*INSTRUCTIONS TO FOLLOW*:
In the records below, begin at the line that has "open(n), active(n), swims(n)." and stop after the line that has "How many distinct"; quote those lines verbatim and nothing more.

*DATA EXTRACTS*:
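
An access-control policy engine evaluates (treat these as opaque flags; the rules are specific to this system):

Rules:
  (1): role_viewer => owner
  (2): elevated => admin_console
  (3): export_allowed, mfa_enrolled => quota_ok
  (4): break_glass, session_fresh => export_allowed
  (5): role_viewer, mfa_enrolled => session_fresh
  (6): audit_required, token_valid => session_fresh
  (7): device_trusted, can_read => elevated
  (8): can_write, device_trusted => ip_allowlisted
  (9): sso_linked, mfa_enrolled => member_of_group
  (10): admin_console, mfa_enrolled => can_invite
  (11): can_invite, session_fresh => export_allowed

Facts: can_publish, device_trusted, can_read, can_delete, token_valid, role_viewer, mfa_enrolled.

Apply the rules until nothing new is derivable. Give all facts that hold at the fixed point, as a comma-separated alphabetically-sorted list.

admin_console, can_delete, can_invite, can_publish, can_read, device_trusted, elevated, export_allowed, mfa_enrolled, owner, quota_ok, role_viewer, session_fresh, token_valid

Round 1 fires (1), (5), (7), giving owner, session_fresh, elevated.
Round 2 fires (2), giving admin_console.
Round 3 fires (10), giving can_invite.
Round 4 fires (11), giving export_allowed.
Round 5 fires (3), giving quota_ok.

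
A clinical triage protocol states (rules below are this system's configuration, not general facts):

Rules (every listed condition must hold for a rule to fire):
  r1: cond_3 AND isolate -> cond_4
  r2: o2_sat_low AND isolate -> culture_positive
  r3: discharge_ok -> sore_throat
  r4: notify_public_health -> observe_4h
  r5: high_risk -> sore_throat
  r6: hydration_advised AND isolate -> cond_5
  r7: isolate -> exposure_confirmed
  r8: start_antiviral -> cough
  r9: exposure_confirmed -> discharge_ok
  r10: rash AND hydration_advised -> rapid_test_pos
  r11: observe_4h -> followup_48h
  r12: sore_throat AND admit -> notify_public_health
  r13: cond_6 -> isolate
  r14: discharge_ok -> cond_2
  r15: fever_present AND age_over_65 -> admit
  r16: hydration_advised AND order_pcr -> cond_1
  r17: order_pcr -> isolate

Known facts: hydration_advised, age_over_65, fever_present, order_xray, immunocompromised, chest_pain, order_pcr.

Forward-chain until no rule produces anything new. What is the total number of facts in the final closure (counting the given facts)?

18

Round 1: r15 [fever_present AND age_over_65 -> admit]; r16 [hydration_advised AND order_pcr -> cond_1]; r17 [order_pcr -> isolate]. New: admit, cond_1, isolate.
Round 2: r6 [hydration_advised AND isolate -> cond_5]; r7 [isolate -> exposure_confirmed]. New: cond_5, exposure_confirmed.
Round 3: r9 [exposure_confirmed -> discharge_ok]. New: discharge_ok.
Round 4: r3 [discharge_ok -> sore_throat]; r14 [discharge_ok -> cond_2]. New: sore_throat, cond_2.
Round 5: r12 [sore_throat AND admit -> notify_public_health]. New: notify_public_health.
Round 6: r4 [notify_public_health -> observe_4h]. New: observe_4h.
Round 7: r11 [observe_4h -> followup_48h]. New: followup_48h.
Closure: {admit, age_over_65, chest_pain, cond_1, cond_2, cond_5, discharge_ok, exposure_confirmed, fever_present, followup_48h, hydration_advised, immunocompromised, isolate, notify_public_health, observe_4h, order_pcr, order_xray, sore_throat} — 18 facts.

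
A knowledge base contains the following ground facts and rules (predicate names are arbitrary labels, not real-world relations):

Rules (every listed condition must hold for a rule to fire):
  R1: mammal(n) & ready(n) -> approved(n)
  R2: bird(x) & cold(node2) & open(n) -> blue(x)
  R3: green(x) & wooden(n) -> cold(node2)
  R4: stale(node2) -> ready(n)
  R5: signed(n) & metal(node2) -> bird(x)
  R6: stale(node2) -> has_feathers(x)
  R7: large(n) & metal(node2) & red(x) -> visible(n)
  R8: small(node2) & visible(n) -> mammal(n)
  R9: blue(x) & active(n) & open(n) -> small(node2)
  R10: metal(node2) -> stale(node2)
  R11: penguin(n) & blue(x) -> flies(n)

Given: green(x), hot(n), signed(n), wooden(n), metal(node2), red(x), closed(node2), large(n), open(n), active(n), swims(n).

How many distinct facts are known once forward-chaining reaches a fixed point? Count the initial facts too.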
--
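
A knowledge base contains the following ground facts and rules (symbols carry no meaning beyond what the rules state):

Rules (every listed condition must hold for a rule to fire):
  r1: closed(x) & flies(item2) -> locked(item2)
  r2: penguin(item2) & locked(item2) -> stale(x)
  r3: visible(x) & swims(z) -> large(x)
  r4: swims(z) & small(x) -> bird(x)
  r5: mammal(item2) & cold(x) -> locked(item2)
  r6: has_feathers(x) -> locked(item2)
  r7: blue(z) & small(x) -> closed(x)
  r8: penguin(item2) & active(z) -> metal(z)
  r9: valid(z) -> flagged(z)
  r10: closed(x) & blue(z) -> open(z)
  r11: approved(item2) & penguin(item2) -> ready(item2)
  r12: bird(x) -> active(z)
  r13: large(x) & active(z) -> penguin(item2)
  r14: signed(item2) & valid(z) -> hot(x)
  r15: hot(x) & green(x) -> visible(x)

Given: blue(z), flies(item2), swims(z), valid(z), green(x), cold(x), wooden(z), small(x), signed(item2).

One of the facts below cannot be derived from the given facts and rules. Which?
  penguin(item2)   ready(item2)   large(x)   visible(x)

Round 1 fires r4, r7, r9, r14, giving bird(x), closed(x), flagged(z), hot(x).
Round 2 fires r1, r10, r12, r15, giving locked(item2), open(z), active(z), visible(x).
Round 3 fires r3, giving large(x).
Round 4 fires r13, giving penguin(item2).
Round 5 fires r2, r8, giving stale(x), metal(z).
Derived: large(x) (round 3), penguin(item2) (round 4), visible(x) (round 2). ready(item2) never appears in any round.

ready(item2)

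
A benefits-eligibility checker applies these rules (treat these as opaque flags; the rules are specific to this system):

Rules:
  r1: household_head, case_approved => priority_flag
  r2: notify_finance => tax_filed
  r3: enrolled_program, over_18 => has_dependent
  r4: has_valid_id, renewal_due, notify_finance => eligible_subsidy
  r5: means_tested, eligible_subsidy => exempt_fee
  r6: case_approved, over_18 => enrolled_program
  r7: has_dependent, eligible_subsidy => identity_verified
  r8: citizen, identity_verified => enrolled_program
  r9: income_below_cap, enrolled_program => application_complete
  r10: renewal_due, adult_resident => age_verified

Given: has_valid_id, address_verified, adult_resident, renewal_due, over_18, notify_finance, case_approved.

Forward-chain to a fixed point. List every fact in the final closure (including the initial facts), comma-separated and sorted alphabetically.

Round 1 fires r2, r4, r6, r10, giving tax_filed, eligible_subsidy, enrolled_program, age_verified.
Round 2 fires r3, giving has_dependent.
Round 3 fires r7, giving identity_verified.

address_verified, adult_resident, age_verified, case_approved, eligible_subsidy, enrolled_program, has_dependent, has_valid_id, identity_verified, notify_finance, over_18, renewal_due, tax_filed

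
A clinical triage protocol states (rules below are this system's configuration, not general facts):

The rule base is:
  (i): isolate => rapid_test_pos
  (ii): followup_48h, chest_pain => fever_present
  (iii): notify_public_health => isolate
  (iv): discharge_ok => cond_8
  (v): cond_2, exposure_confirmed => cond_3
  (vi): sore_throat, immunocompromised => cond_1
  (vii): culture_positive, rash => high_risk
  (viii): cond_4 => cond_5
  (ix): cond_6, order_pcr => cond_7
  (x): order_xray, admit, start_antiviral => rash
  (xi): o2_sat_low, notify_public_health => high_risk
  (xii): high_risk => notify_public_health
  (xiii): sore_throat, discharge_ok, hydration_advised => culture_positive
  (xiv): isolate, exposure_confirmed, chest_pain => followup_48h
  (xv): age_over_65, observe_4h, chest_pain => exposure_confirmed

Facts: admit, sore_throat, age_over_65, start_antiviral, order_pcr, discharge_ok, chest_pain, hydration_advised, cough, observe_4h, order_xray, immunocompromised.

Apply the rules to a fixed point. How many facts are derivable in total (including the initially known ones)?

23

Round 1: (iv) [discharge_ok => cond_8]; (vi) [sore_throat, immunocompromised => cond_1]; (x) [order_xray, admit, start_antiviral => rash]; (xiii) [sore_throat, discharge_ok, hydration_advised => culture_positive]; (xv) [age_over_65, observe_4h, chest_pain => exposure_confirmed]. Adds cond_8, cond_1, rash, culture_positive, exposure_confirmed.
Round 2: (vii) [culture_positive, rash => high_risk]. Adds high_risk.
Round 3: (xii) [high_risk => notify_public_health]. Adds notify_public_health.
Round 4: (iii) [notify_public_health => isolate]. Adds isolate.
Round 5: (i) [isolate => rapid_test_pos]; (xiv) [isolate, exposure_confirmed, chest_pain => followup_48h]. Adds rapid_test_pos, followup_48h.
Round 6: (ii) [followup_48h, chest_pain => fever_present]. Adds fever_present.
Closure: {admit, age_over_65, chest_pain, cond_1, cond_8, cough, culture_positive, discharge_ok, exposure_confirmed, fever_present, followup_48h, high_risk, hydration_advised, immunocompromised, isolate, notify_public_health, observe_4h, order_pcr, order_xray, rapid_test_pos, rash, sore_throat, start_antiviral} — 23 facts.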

*WRITTEN REPLY*:
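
Given: green(x), hot(n), signed(n), wooden(n), metal(node2), red(x), closed(node2), large(n), open(n), active(n), swims(n).

How many distinct facts are known once forward-chaining reaches a fixed point? Count the initial facts too.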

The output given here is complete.